* MATERIAL TO PROCESS:
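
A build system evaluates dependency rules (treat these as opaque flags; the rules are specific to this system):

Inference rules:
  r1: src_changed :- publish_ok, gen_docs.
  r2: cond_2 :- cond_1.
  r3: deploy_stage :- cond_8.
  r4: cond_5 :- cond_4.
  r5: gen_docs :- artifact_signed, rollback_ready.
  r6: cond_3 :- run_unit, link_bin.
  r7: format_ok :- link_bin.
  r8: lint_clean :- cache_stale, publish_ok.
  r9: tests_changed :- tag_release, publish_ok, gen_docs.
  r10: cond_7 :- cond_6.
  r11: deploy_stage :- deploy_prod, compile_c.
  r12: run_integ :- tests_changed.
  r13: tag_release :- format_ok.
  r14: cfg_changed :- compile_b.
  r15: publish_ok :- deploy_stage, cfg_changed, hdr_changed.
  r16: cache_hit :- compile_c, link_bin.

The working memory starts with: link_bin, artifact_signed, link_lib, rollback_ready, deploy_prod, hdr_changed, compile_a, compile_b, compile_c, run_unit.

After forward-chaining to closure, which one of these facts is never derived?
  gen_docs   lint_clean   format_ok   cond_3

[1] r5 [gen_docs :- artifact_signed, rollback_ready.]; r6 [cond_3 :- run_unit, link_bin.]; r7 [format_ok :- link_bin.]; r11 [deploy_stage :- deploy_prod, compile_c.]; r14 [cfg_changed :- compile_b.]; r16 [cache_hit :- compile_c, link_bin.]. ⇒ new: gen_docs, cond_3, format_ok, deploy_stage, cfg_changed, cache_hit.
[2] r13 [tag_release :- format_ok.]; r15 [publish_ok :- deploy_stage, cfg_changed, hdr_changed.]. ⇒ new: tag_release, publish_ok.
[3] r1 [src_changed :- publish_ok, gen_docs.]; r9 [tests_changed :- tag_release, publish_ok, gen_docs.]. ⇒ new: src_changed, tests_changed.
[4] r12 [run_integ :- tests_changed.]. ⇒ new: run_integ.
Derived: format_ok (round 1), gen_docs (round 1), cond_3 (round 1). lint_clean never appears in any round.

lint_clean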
==
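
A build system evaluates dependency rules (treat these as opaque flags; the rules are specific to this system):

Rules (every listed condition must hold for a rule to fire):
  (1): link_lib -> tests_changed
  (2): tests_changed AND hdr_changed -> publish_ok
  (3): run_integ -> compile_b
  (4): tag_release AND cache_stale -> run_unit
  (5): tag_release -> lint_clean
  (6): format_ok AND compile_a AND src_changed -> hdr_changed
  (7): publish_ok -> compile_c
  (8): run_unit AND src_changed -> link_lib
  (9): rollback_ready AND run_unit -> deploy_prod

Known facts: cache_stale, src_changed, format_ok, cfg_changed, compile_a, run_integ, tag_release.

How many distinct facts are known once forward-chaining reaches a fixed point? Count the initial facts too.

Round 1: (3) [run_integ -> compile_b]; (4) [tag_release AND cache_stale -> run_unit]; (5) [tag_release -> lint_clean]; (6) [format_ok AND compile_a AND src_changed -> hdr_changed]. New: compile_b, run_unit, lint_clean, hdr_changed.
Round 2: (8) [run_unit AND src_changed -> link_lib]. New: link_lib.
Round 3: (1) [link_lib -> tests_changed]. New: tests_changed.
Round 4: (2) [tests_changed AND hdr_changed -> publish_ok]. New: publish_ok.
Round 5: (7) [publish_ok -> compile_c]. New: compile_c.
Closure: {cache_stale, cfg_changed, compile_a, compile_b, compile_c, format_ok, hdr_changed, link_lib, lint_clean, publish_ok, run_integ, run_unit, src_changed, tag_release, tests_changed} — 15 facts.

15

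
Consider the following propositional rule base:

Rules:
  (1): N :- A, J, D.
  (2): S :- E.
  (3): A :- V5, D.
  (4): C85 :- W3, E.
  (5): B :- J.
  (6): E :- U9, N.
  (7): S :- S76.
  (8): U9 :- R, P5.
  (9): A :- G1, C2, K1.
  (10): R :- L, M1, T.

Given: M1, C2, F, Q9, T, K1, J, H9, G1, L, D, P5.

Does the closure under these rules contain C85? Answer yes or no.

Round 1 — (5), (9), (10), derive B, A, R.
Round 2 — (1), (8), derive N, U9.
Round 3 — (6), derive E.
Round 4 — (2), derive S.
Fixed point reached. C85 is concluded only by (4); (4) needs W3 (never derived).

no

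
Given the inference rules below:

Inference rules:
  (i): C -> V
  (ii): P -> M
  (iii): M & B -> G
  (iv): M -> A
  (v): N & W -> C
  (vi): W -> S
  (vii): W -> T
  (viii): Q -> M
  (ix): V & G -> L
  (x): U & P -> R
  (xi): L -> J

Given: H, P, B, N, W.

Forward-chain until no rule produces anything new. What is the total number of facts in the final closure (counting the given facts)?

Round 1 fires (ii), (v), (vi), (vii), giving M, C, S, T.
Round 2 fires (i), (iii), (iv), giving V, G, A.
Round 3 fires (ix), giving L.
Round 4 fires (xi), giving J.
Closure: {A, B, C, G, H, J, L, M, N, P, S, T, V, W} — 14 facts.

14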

* TASK DETAILS: From the data above, reproduce word for word the lines running from the line with "r2: cond_2 :- cond_1." to the line with "r14: cfg_changed :- compile_b.", ends included.

* ANSWER TO THE PROBLEM:
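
  r2: cond_2 :- cond_1.
  r3: deploy_stage :- cond_8.
  r4: cond_5 :- cond_4.
  r5: gen_docs :- artifact_signed, rollback_ready.
  r6: cond_3 :- run_unit, link_bin.
  r7: format_ok :- link_bin.
  r8: lint_clean :- cache_stale, publish_ok.
  r9: tests_changed :- tag_release, publish_ok, gen_docs.
  r10: cond_7 :- cond_6.
  r11: deploy_stage :- deploy_prod, compile_c.
  r12: run_integ :- tests_changed.
  r13: tag_release :- format_ok.
  r14: cfg_changed :- compile_b.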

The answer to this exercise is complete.